The records below are to be reproduced word for word.

#### RECORD EXTRACTS:
════════════════

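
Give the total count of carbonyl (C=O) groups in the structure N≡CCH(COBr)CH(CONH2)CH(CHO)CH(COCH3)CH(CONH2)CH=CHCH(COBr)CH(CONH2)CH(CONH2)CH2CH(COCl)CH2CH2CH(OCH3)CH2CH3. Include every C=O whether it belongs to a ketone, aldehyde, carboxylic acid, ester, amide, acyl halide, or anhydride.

9

CH(COBr): acyl halide, 1 C=O (running total 1).
CH(CONH2): amide, 1 C=O (running total 2).
CH(CHO): aldehyde, 1 C=O (running total 3).
CH(COCH3): ketone, 1 C=O (running total 4).
CH(CONH2): amide, 1 C=O (running total 5).
CH(COBr): acyl halide, 1 C=O (running total 6).
CH(CONH2): amide, 1 C=O (running total 7).
CH(CONH2): amide, 1 C=O (running total 8).
CH(COCl): acyl halide, 1 C=O (running total 9).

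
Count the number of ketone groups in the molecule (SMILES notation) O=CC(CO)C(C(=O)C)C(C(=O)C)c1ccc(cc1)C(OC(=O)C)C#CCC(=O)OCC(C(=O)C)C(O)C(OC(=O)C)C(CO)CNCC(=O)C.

Working along the chain:
  OHC: terminal –CHO: carbonyl C bonded to H and C → aldehyde.
  CH(CH2OH): pendant –CH2OH on an sp³ backbone C → alcohol.
  CH(COCH3): pendant –COCH3: carbonyl C bonded to two carbons → ketone.
  CH(COCH3): pendant –COCH3: carbonyl C bonded to two carbons → ketone.
  C6H4: para-disubstituted benzene ring → arene.
  CH(OCOCH3): pendant –OC(=O)CH3: an acyloxy group → ester.
  C≡C: C≡C triple bond → alkyne.
  CH2COOCH2: –C(=O)–O–C with C on the carbonyl side → ester.
  CH(COCH3): pendant –COCH3: carbonyl C bonded to two carbons → ketone.
  CH(OH): –OH on an sp³ carbon → alcohol (secondary).
  CH(OCOCH3): pendant –OC(=O)CH3: an acyloxy group → ester.
  CH(CH2OH): pendant –CH2OH on an sp³ backbone C → alcohol.
  CH2NHCH2: C–N–C with sp³ carbons and no adjacent C=O → amine (secondary).
  CO: –C(=O)– with carbon on both sides → ketone.
Ketone appears at: CH(COCH3), CH(COCH3), CH(COCH3), CO → 4.

4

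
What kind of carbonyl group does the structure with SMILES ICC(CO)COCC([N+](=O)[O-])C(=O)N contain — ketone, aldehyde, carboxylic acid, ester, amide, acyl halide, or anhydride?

The carbonyl is in the CONH2 segment: –C(=O)NH2: carbonyl C bonded to C and to N → amide (the N is not a separate amine).

amide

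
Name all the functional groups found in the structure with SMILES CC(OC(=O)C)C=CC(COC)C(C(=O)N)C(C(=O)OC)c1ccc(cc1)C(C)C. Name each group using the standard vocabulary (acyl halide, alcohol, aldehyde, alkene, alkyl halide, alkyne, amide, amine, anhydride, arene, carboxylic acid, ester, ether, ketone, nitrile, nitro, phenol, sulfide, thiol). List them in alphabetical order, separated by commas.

Taking each segment in turn:
  CH(OCOCH3): pendant –OC(=O)CH3: an acyloxy group → ester.
  CH=CH: C=C double bond → alkene.
  CH(CH2OCH3): pendant –CH2OCH3: C–O–C linkage → ether.
  CH(CONH2): pendant –CONH2: carbonyl C bonded to C and N → amide.
  CH(COOCH3): pendant –COOCH3: carbonyl C bonded to C and –OCH3 → ester.
  C6H4: para-disubstituted benzene ring → arene.

alkene, amide, arene, ester, ether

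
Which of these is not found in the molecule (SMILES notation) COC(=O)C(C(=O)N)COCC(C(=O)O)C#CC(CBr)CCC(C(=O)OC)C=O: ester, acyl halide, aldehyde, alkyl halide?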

════════════════

#### RESPONSE:
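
Give the total count of carbonyl (C=O) groups in the structure N≡CCH(COBr)CH(CONH2)CH(CHO)CH(COCH3)CH(CONH2)CH=CHCH(COBr)CH(CONH2)CH(CONH2)CH2CH(COCl)CH2CH2CH(OCH3)CH2CH3. Include every C=O whether it belongs to a ketone, aldehyde, carboxylic acid, ester, amide, acyl halide, or anhydride.

9

CH(COBr): acyl halide, 1 C=O (running total 1).
CH(CONH2): amide, 1 C=O (running total 2).
CH(CHO): aldehyde, 1 C=O (running total 3).
CH(COCH3): ketone, 1 C=O (running total 4).
CH(CONH2): amide, 1 C=O (running total 5).
CH(COBr): acyl halide, 1 C=O (running total 6).
CH(CONH2): amide, 1 C=O (running total 7).
CH(CONH2): amide, 1 C=O (running total 8).
CH(COCl): acyl halide, 1 C=O (running total 9).

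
Count the number of ketone groups in the molecule (SMILES notation) O=CC(CO)C(C(=O)C)C(C(=O)C)c1ccc(cc1)C(OC(=O)C)C#CCC(=O)OCC(C(=O)C)C(O)C(OC(=O)C)C(CO)CNCC(=O)C.

Working along the chain:
  OHC: terminal –CHO: carbonyl C bonded to H and C → aldehyde.
  CH(CH2OH): pendant –CH2OH on an sp³ backbone C → alcohol.
  CH(COCH3): pendant –COCH3: carbonyl C bonded to two carbons → ketone.
  CH(COCH3): pendant –COCH3: carbonyl C bonded to two carbons → ketone.
  C6H4: para-disubstituted benzene ring → arene.
  CH(OCOCH3): pendant –OC(=O)CH3: an acyloxy group → ester.
  C≡C: C≡C triple bond → alkyne.
  CH2COOCH2: –C(=O)–O–C with C on the carbonyl side → ester.
  CH(COCH3): pendant –COCH3: carbonyl C bonded to two carbons → ketone.
  CH(OH): –OH on an sp³ carbon → alcohol (secondary).
  CH(OCOCH3): pendant –OC(=O)CH3: an acyloxy group → ester.
  CH(CH2OH): pendant –CH2OH on an sp³ backbone C → alcohol.
  CH2NHCH2: C–N–C with sp³ carbons and no adjacent C=O → amine (secondary).
  CO: –C(=O)– with carbon on both sides → ketone.
Ketone appears at: CH(COCH3), CH(COCH3), CH(COCH3), CO → 4.

4

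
What kind of carbonyl group does the structure with SMILES ICC(CO)COCC([N+](=O)[O-])C(=O)N contain — ketone, aldehyde, carboxylic acid, ester, amide, acyl halide, or anhydride?

The carbonyl is in the CONH2 segment: –C(=O)NH2: carbonyl C bonded to C and to N → amide (the N is not a separate amine).

amide

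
Name all the functional groups found in the structure with SMILES CC(OC(=O)C)C=CC(COC)C(C(=O)N)C(C(=O)OC)c1ccc(cc1)C(C)C. Name each group using the standard vocabulary (acyl halide, alcohol, aldehyde, alkene, alkyl halide, alkyne, amide, amine, anhydride, arene, carboxylic acid, ester, ether, ketone, nitrile, nitro, phenol, sulfide, thiol). List them in alphabetical order, separated by commas.

Taking each segment in turn:
  CH(OCOCH3): pendant –OC(=O)CH3: an acyloxy group → ester.
  CH=CH: C=C double bond → alkene.
  CH(CH2OCH3): pendant –CH2OCH3: C–O–C linkage → ether.
  CH(CONH2): pendant –CONH2: carbonyl C bonded to C and N → amide.
  CH(COOCH3): pendant –COOCH3: carbonyl C bonded to C and –OCH3 → ester.
  C6H4: para-disubstituted benzene ring → arene.

alkene, amide, arene, ester, ether

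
Which of these is not found in the molecule (SMILES notation) COC(=O)C(C(=O)N)COCC(C(=O)O)C#CC(CBr)CCC(C(=O)OC)C=O: ester, acyl halide, aldehyde, alkyl halide?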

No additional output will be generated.